# [How to complete this task]
Counting every line in the entries below where the word "Orientation" occurs, report how many there are. Give only that number.

Provided entries: Begin

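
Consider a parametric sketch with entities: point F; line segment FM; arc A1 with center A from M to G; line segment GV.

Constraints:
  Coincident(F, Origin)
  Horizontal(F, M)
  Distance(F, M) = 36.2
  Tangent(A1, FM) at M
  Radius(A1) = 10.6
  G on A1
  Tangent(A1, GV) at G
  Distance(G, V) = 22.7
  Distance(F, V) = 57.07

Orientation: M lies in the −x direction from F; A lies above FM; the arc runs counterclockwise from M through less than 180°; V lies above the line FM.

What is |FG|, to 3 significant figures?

34.5

Checks: |AG| = 10.60 ✓; ∠(AG, GV) = 90.00° ✓; |GV| = 22.70 ✓; |FV| = 57.07 ✓.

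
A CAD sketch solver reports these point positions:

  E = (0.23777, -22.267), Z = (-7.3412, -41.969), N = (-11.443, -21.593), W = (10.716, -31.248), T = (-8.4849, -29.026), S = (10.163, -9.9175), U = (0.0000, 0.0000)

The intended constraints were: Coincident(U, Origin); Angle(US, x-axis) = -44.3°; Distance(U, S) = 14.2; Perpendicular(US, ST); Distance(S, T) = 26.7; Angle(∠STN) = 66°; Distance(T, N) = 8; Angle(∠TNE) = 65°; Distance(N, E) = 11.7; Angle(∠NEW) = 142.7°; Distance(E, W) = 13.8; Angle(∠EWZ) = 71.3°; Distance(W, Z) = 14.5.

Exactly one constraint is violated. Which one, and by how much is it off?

Distance(W, Z) = 14.5 — off by 6.50.

U = (0.00, 0.00) ✓; US at -44.30° ✓; |US| = 14.20 ✓; ∠(US, ST) = 90.00° ✓; |ST| = 26.70 ✓; ∠STN = 66.00° ✓; |TN| = 8.000 ✓; ∠TNE = 65.00° ✓; |NE| = 11.70 ✓; ∠NEW = 142.7° ✓; |EW| = 13.80 ✓; ∠EWZ = 71.30° ✓; |WZ| = 21.00 ✗.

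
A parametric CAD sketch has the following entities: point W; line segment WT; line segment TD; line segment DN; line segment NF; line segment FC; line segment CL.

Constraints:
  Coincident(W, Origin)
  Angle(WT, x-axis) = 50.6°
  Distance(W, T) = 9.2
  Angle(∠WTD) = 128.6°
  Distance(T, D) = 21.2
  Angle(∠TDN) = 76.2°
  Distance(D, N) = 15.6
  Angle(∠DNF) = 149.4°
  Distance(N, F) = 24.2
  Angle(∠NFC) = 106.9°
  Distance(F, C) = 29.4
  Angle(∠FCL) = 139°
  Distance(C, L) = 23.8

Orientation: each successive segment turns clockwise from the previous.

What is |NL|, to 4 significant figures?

54.92

W is at the origin; WT runs at 50.6° with length 9.2, so T = (5.840, 7.109). ∠WTD = 128.6° gives TD at -0.8000° from the x-axis; with |TD| = 21.2, D = (27.04, 6.813). ∠TDN = 76.2° gives DN at -104.6° from the x-axis; with |DN| = 15.6, N = (23.11, -8.283). ∠DNF = 149.4° gives NF at -135.2° from the x-axis; with |NF| = 24.2, F = (5.934, -25.34). ∠NFC = 106.9° gives FC at 151.7° from the x-axis; with |FC| = 29.4, C = (-19.95, -11.40). ∠FCL = 139.0° gives CL at 110.7° from the x-axis; with |CL| = 23.8, L = (-28.37, 10.87). Then |NL| = |L − N| = 54.92.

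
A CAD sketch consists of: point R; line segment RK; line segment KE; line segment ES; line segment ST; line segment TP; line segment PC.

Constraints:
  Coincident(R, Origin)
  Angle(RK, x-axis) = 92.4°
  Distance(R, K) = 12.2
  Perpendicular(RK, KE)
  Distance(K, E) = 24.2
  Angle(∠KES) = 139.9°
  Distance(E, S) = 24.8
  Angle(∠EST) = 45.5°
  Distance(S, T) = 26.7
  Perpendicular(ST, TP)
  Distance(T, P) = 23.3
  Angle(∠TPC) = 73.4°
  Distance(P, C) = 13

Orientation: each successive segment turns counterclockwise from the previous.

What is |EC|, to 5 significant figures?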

Provided entries: End

# [Exercise answer]
3